# What to work on:
When the line containing "A mailed questionnaire" appears in the data below, begin copying there and stop only after the line containing "48 | 20 min |".

# Input material:
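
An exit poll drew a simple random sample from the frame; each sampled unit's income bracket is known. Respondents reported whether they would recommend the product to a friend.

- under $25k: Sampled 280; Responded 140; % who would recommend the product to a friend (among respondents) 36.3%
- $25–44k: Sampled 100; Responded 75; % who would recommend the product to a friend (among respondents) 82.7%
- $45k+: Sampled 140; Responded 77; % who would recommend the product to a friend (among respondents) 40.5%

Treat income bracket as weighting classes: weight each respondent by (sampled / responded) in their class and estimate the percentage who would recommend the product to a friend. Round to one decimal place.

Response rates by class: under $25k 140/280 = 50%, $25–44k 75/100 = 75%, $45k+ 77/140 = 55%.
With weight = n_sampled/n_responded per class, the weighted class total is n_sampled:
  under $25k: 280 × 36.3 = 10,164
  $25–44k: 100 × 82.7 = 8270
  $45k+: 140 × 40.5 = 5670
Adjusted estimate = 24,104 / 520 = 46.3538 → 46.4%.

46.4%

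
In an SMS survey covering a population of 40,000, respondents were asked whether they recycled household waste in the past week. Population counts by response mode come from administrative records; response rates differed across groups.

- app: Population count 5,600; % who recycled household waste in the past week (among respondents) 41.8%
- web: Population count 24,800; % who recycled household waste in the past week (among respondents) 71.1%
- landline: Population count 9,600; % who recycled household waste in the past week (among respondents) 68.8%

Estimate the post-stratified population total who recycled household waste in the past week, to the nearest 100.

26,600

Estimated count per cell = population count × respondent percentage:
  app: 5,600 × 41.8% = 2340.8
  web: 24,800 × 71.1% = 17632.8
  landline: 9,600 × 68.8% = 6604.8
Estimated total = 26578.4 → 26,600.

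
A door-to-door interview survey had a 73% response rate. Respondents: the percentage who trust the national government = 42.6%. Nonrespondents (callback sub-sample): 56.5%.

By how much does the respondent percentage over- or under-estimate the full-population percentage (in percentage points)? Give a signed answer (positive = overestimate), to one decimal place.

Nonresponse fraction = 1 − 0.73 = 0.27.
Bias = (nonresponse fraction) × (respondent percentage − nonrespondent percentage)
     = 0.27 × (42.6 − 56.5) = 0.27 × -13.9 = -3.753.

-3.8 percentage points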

--

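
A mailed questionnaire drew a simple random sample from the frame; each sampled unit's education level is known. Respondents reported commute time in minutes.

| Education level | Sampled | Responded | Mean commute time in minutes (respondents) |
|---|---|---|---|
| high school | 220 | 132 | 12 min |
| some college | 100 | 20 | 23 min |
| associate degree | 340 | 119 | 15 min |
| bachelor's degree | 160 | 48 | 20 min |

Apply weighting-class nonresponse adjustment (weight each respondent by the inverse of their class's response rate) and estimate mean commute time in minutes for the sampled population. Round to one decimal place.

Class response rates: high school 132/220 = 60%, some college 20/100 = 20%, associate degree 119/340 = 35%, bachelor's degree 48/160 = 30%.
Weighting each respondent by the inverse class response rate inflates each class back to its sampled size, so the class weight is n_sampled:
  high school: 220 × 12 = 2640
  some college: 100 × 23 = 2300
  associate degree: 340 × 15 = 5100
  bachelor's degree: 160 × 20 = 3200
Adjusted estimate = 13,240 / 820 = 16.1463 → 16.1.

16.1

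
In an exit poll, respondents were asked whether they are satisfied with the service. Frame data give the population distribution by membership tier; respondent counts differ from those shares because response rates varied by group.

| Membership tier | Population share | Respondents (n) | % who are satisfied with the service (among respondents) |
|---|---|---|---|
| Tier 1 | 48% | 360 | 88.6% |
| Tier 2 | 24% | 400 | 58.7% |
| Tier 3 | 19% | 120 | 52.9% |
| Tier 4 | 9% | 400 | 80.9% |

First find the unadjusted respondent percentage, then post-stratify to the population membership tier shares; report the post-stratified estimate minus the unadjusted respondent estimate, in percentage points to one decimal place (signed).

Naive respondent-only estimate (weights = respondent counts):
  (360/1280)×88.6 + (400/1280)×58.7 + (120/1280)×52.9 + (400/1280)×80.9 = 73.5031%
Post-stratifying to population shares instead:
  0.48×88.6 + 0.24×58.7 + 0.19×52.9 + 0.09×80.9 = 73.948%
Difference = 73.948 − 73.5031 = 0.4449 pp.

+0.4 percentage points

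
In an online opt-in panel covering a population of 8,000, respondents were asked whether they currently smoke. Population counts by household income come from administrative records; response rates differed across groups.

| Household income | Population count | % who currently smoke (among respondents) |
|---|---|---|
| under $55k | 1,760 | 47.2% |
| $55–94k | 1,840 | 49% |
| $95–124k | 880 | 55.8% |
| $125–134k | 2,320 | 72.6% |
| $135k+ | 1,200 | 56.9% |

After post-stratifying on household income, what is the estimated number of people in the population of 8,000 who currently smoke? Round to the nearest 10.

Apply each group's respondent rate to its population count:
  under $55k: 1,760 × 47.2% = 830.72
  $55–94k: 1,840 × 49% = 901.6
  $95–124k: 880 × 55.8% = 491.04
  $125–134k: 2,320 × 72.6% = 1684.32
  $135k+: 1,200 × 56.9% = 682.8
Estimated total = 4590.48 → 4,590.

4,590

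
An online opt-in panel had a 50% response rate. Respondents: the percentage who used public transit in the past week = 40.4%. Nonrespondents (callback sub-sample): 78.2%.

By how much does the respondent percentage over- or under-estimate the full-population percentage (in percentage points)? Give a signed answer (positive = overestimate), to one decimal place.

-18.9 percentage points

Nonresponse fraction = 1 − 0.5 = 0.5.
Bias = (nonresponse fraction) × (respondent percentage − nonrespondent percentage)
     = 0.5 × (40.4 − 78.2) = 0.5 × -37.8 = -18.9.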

# Solution for this exercise:
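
A mailed questionnaire drew a simple random sample from the frame; each sampled unit's education level is known. Respondents reported commute time in minutes.

| Education level | Sampled | Responded | Mean commute time in minutes (respondents) |
|---|---|---|---|
| high school | 220 | 132 | 12 min |
| some college | 100 | 20 | 23 min |
| associate degree | 340 | 119 | 15 min |
| bachelor's degree | 160 | 48 | 20 min |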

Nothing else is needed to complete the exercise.